• DATA SHOWN:
━━━━

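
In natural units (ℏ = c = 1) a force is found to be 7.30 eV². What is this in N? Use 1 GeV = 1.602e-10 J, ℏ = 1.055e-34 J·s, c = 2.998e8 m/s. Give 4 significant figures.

5.923e-12 N

Force is [E]/[L] = [E]²/(ℏc); restore (ℏc)⁻¹.
1 GeV² → 1/(ℏc) × (1 GeV in J)² = 8.114e5 N.
Convert the energy scale: 7.30 eV² = 7.30e-18 GeV².
Result: 7.30e-18 × 8.114e5 = 5.923e-12 N.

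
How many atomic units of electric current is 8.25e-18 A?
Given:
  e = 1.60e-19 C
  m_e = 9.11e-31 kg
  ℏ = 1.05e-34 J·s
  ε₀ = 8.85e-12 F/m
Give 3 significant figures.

1.24e-15

atomic unit of electric current: I_au = e E_h/ℏ = m_e e⁵/((4πε₀)²ℏ³) = 6.67e-3 A.
8.25e-18 / 6.67e-3 = 1.24e-15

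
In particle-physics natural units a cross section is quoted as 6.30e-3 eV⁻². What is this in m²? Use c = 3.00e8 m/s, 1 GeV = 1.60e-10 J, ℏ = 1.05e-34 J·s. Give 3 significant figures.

Area is [L]² = [E]⁻²·(ℏc)²; restore (ℏc)².
1 GeV⁻² → (ℏc)² × (1 GeV in J)⁻² = 3.88e-32 m².
Convert the energy scale: 6.30e-3 eV⁻² = 6.30e15 GeV⁻².
Result: 6.30e15 × 3.88e-32 = 2.44e-16 m².

2.44e-16 m²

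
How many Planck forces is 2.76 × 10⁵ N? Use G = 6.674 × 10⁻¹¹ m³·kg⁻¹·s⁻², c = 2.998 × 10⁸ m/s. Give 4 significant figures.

Planck force: F_P = c⁴/G = 1.210 × 10⁴⁴ N.
2.76 × 10⁵ / 1.210 × 10⁴⁴ = 2.280 × 10⁻³⁹

2.280 × 10⁻³⁹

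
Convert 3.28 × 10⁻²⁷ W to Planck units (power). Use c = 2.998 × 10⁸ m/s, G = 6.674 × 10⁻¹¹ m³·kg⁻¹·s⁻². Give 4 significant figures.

Planck power: P_P = c⁵/G = 3.629 × 10⁵² W.
3.28 × 10⁻²⁷ / 3.629 × 10⁵² = 9.039 × 10⁻⁸⁰

9.039 × 10⁻⁸⁰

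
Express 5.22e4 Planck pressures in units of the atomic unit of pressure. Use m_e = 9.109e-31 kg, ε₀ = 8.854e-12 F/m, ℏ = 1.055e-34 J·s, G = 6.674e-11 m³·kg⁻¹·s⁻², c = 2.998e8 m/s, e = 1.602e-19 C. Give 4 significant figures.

Planck pressure: p_P = c⁷/(ℏG²) = 4.632e113 Pa
atomic unit of pressure: P_au = E_h/a₀³ = m_e⁴e¹⁰/((4πε₀)⁵ℏ⁸) = 2.929e13 Pa
5.22e4 × 4.632e113 / 2.929e13 = 8.255e104

8.255e104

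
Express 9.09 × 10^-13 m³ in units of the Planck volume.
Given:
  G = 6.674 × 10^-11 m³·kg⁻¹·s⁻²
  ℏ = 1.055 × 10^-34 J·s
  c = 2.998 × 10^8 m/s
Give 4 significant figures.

Planck volume: V_P = (ℏG/c³)^(3/2) = 4.224 × 10^-105 m³.
9.09 × 10^-13 / 4.224 × 10^-105 = 2.152 × 10^92

2.152 × 10^92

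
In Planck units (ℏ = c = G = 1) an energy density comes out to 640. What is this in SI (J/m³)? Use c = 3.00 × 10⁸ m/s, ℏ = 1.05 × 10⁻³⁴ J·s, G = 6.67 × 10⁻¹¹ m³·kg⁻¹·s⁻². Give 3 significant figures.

One Planck energy density: u_P = c⁷/(ℏG²) = 4.68 × 10¹¹³ J/m³.
640 × 4.68 × 10¹¹³ J/m³ = 3.00 × 10¹¹⁶ J/m³

3.00 × 10¹¹⁶ J/m³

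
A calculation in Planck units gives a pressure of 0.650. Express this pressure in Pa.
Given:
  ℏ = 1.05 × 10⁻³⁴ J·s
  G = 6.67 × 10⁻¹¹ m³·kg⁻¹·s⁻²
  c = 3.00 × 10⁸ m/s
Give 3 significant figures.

3.04 × 10¹¹³ Pa

One Planck pressure: p_P = c⁷/(ℏG²) = 4.68 × 10¹¹³ Pa.
0.650 × 4.68 × 10¹¹³ Pa = 3.04 × 10¹¹³ Pa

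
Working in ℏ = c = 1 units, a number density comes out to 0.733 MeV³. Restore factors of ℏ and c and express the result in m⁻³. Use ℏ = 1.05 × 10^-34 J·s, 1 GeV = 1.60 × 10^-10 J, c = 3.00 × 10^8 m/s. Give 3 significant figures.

9.61 × 10^37 m⁻³

Number density is [L]⁻³ = [E]³/(ℏc)³.
1 GeV³ → 1/(ℏc)³ × (1 GeV in J)³ = 1.31 × 10^47 m⁻³.
Convert the energy scale: 0.733 MeV³ = 7.33 × 10^-10 GeV³.
Result: 7.33 × 10^-10 × 1.31 × 10^47 = 9.61 × 10^37 m⁻³.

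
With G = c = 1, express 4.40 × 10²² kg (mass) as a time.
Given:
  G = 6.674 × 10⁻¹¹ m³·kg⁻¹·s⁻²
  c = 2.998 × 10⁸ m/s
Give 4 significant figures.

1.090 × 10⁻¹³ s

Mass → time via G/c³.
4.40 × 10²² kg × (G/c³) = 1.090 × 10⁻¹³ s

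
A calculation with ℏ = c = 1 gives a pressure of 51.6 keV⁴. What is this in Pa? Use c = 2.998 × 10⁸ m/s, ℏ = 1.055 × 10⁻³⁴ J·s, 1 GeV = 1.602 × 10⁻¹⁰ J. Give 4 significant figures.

Pressure is [E]/[L]³ = [E]⁴/(ℏc)³.
1 GeV⁴ → 1/(ℏc)³ × (1 GeV in J)⁴ = 2.082 × 10³⁷ Pa.
Convert the energy scale: 51.6 keV⁴ = 5.16 × 10⁻²³ GeV⁴.
Result: 5.16 × 10⁻²³ × 2.082 × 10³⁷ = 1.074 × 10¹⁵ Pa.

1.074 × 10¹⁵ Pa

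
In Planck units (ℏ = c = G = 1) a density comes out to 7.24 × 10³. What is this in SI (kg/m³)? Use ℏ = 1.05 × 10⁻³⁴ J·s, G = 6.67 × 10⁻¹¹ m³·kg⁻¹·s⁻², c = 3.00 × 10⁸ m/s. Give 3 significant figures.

One Planck density: ρ_P = c⁵/(ℏG²) = 5.20 × 10⁹⁶ kg/m³.
7.24 × 10³ × 5.20 × 10⁹⁶ kg/m³ = 3.77 × 10¹⁰⁰ kg/m³

3.77 × 10¹⁰⁰ kg/m³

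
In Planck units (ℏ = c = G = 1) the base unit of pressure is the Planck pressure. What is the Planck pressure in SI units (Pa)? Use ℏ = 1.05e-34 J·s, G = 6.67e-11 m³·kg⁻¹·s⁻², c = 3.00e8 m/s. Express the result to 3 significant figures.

p_P = c⁷/(ℏG²)
  = 2.19e59 / 4.67e-55
  = 4.68e113 Pa

4.68e113 Pa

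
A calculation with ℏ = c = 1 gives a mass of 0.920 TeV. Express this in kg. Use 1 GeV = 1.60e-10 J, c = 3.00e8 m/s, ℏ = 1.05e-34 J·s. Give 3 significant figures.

Mass is [E]/c²; divide by c².
1 GeV → 1/c² × (1 GeV in J) = 1.78e-27 kg.
Convert the energy scale: 0.920 TeV = 920 GeV.
Result: 920 × 1.78e-27 = 1.64e-24 kg.

1.64e-24 kg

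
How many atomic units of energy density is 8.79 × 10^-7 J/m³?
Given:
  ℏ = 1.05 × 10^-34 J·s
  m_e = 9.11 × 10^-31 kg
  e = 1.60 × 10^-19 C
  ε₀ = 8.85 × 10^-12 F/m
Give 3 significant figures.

2.92 × 10^-20

atomic unit of energy density: u_au = E_h/a₀³ = m_e⁴e¹⁰/((4πε₀)⁵ℏ⁸) = 3.01 × 10^13 J/m³.
8.79 × 10^-7 / 3.01 × 10^13 = 2.92 × 10^-20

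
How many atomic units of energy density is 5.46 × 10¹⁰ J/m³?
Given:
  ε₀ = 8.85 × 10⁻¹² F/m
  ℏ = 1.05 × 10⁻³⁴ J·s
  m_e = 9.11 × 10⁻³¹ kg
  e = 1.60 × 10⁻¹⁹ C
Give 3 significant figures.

1.81 × 10⁻³

atomic unit of energy density: u_au = E_h/a₀³ = m_e⁴e¹⁰/((4πε₀)⁵ℏ⁸) = 3.01 × 10¹³ J/m³.
5.46 × 10¹⁰ / 3.01 × 10¹³ = 1.81 × 10⁻³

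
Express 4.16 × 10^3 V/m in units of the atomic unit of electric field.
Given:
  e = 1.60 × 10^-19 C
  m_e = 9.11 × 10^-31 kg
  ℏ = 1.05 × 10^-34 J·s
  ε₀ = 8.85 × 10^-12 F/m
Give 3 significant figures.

7.99 × 10^-9

atomic unit of electric field: E_au = E_h/(e a₀) = m_e²e⁵/((4πε₀)³ℏ⁴) = 5.20 × 10^11 V/m.
4.16 × 10^3 / 5.20 × 10^11 = 7.99 × 10^-9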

━━━━

• WORK INSTRUCTIONS: Lines from the one that contains "How many atomic units of energy density is 5.46" through the final line of the entries must be duplicated exactly, and no other lines.

• WRITTEN ANSWER:
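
How many atomic units of energy density is 5.46 × 10¹⁰ J/m³?
Given:
  ε₀ = 8.85 × 10⁻¹² F/m
  ℏ = 1.05 × 10⁻³⁴ J·s
  m_e = 9.11 × 10⁻³¹ kg
  e = 1.60 × 10⁻¹⁹ C
Give 3 significant figures.

1.81 × 10⁻³

atomic unit of energy density: u_au = E_h/a₀³ = m_e⁴e¹⁰/((4πε₀)⁵ℏ⁸) = 3.01 × 10¹³ J/m³.
5.46 × 10¹⁰ / 3.01 × 10¹³ = 1.81 × 10⁻³

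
Express 4.16 × 10^3 V/m in units of the atomic unit of electric field.
Given:
  e = 1.60 × 10^-19 C
  m_e = 9.11 × 10^-31 kg
  ℏ = 1.05 × 10^-34 J·s
  ε₀ = 8.85 × 10^-12 F/m
Give 3 significant figures.

7.99 × 10^-9

atomic unit of electric field: E_au = E_h/(e a₀) = m_e²e⁵/((4πε₀)³ℏ⁴) = 5.20 × 10^11 V/m.
4.16 × 10^3 / 5.20 × 10^11 = 7.99 × 10^-9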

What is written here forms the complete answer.